**Exercise objective:** Return, from the data that follows, each line that holds the word "start".

(Stored items from a collection)
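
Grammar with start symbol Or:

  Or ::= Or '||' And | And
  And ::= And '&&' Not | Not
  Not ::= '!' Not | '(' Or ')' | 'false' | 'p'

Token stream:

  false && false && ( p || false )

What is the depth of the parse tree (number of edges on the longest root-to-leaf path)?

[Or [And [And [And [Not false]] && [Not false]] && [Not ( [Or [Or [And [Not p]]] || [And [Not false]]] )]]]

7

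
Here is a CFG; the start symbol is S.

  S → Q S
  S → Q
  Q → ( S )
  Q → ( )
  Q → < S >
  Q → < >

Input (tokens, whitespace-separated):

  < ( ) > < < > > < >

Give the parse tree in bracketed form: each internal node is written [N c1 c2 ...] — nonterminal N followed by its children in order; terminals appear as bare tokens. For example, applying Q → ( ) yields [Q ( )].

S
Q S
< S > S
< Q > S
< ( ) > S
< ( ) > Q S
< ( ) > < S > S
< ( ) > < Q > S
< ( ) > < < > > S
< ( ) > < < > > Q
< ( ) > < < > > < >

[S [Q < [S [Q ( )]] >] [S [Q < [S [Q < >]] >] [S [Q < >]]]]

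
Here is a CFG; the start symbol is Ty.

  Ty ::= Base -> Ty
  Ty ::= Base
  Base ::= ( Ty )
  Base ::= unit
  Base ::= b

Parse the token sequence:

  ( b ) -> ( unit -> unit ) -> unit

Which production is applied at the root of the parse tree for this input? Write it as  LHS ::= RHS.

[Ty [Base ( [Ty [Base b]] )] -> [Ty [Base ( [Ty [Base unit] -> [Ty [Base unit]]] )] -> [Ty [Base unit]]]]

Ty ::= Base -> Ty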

**Result of this exercise:**
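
Grammar with start symbol Or:
Here is a CFG; the start symbol is S.
Here is a CFG; the start symbol is Ty.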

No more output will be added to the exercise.